▸ The task
From the line that includes "A section of RG-6 (Z₀ = 75 Ω) feeds" to the last line of the records, inclusive, repeat each line exactly.

---- Records to process

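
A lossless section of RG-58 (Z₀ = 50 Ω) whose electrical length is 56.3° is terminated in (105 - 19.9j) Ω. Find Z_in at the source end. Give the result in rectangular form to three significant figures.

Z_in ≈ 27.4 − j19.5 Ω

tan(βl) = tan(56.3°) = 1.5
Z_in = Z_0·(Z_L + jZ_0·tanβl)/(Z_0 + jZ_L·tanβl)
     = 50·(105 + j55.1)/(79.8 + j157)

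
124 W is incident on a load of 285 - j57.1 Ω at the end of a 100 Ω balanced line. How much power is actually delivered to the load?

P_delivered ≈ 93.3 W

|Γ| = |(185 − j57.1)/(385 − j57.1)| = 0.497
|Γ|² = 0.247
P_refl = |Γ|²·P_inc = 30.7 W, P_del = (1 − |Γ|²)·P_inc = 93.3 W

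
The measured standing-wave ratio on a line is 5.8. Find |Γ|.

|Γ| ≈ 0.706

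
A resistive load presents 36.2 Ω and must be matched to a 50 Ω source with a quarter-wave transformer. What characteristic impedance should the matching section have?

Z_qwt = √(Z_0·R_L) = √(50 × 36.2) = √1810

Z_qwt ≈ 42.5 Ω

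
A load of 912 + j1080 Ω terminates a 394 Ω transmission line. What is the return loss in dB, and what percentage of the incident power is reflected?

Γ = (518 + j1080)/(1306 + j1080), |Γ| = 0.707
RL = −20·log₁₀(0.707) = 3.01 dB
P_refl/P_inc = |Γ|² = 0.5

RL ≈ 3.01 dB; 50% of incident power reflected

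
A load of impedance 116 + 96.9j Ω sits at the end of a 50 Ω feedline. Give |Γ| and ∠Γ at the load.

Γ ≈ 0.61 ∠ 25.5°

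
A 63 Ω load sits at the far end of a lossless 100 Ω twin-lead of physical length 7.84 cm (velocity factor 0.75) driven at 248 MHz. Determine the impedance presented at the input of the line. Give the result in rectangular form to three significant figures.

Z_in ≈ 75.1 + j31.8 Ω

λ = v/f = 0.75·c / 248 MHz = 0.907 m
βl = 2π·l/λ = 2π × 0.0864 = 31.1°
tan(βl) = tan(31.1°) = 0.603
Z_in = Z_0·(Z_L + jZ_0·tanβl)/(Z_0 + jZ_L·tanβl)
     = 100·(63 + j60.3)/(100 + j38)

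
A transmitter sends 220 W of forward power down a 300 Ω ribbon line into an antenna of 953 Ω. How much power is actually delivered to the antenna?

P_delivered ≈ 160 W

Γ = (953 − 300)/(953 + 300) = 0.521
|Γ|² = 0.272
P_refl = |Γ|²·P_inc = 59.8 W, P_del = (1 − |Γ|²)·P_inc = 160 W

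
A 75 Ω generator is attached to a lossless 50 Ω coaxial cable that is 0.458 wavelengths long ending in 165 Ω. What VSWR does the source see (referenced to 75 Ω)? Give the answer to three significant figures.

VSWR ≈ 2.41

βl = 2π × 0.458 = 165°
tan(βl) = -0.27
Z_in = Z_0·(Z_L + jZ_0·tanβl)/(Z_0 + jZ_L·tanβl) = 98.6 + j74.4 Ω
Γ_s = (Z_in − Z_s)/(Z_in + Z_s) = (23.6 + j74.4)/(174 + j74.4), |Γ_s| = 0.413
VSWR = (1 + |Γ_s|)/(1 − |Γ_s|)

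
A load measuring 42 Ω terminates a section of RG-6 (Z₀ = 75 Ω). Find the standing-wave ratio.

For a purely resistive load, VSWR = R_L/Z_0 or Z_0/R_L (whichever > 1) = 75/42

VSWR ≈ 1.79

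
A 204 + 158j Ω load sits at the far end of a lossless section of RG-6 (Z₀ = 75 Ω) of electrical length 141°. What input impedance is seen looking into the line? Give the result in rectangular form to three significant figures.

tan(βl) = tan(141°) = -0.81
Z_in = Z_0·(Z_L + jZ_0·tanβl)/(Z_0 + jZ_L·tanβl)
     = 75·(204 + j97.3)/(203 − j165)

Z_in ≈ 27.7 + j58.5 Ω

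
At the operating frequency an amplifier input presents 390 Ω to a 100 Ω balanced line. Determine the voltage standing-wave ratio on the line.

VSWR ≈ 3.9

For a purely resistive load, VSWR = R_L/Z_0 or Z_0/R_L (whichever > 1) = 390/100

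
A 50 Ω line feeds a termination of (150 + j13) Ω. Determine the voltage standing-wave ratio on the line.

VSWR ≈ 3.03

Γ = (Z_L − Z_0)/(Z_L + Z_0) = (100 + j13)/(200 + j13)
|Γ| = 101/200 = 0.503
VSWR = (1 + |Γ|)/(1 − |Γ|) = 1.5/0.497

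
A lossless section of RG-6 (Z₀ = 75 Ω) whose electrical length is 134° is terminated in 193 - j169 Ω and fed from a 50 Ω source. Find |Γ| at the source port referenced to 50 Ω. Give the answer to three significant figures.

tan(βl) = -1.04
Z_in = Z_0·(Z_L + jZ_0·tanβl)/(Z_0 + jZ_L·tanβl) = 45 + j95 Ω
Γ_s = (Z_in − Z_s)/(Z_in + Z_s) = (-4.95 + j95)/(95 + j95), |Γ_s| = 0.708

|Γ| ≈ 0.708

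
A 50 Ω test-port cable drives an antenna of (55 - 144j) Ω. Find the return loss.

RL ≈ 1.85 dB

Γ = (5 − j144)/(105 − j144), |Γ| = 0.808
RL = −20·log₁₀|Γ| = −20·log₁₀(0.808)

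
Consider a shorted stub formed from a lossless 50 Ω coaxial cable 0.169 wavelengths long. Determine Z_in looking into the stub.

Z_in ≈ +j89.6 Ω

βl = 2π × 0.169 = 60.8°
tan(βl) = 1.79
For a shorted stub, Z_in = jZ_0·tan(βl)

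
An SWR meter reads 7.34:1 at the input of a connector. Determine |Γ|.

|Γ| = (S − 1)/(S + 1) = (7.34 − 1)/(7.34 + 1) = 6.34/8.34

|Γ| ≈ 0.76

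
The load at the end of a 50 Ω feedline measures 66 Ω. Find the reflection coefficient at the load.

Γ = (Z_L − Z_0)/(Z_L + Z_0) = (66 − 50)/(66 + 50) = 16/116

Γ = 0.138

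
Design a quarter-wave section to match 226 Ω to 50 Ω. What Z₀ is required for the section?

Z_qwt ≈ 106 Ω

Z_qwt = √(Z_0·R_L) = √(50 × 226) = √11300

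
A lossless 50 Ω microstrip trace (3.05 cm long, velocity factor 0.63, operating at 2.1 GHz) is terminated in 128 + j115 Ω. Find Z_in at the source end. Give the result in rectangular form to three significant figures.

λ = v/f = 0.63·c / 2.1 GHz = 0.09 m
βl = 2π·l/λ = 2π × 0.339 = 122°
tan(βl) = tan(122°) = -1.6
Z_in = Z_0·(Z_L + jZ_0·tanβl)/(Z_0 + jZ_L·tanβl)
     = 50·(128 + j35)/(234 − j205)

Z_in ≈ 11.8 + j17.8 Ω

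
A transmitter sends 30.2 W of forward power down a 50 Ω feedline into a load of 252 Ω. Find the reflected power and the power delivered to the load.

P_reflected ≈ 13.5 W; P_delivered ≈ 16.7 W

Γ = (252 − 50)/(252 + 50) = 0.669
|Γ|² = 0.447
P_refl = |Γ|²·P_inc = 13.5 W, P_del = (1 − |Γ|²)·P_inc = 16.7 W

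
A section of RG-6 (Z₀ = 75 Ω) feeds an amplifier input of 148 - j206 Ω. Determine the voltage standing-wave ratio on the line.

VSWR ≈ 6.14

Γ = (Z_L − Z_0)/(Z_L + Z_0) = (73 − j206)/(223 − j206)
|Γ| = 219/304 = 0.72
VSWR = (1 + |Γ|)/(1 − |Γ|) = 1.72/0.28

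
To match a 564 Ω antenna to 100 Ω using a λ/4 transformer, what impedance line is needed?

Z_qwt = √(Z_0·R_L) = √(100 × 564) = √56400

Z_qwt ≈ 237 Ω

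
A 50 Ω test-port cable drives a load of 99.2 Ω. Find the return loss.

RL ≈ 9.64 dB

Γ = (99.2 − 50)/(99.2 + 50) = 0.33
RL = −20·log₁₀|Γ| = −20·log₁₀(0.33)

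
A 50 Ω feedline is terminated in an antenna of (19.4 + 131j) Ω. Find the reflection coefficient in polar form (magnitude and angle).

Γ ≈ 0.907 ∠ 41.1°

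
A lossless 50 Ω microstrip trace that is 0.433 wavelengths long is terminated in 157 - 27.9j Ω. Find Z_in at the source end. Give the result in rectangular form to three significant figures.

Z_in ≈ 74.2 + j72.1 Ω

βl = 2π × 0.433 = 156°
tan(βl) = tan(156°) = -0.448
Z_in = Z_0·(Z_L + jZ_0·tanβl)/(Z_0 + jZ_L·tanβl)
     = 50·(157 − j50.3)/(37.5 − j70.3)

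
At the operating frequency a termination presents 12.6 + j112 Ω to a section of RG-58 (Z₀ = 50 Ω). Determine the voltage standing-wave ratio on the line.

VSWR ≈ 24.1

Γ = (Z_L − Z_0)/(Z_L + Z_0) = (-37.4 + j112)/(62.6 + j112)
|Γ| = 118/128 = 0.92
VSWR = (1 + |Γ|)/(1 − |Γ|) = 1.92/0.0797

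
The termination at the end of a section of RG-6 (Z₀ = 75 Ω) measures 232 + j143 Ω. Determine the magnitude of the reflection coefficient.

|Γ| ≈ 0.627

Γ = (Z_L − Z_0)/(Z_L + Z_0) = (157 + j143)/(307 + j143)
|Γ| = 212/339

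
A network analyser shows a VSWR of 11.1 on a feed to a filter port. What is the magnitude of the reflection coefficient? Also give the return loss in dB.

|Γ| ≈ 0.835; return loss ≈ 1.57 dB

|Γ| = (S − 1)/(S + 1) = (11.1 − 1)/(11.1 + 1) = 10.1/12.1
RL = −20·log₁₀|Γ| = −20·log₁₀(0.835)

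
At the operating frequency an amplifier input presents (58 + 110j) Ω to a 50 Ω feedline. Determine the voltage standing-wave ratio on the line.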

--------

▸ Final answer
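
A section of RG-6 (Z₀ = 75 Ω) feeds an amplifier input of 148 - j206 Ω. Determine the voltage standing-wave ratio on the line.

VSWR ≈ 6.14

Γ = (Z_L − Z_0)/(Z_L + Z_0) = (73 − j206)/(223 − j206)
|Γ| = 219/304 = 0.72
VSWR = (1 + |Γ|)/(1 − |Γ|) = 1.72/0.28

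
To match a 564 Ω antenna to 100 Ω using a λ/4 transformer, what impedance line is needed?

Z_qwt = √(Z_0·R_L) = √(100 × 564) = √56400

Z_qwt ≈ 237 Ω

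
A 50 Ω test-port cable drives a load of 99.2 Ω. Find the return loss.

RL ≈ 9.64 dB

Γ = (99.2 − 50)/(99.2 + 50) = 0.33
RL = −20·log₁₀|Γ| = −20·log₁₀(0.33)

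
A 50 Ω feedline is terminated in an antenna of (19.4 + 131j) Ω. Find the reflection coefficient in polar form (magnitude and angle).

Γ ≈ 0.907 ∠ 41.1°

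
A lossless 50 Ω microstrip trace that is 0.433 wavelengths long is terminated in 157 - 27.9j Ω. Find Z_in at the source end. Give the result in rectangular form to three significant figures.

Z_in ≈ 74.2 + j72.1 Ω

βl = 2π × 0.433 = 156°
tan(βl) = tan(156°) = -0.448
Z_in = Z_0·(Z_L + jZ_0·tanβl)/(Z_0 + jZ_L·tanβl)
     = 50·(157 − j50.3)/(37.5 − j70.3)

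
At the operating frequency a termination presents 12.6 + j112 Ω to a section of RG-58 (Z₀ = 50 Ω). Determine the voltage standing-wave ratio on the line.

VSWR ≈ 24.1

Γ = (Z_L − Z_0)/(Z_L + Z_0) = (-37.4 + j112)/(62.6 + j112)
|Γ| = 118/128 = 0.92
VSWR = (1 + |Γ|)/(1 − |Γ|) = 1.92/0.0797

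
The termination at the end of a section of RG-6 (Z₀ = 75 Ω) measures 232 + j143 Ω. Determine the magnitude of the reflection coefficient.

|Γ| ≈ 0.627

Γ = (Z_L − Z_0)/(Z_L + Z_0) = (157 + j143)/(307 + j143)
|Γ| = 212/339

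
A network analyser shows a VSWR of 11.1 on a feed to a filter port. What is the magnitude of the reflection coefficient? Also give the return loss in dB.

|Γ| ≈ 0.835; return loss ≈ 1.57 dB

|Γ| = (S − 1)/(S + 1) = (11.1 − 1)/(11.1 + 1) = 10.1/12.1
RL = −20·log₁₀|Γ| = −20·log₁₀(0.835)

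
At the operating frequency an amplifier input presents (58 + 110j) Ω to a 50 Ω feedline. Determine the voltage standing-wave ratio on the line.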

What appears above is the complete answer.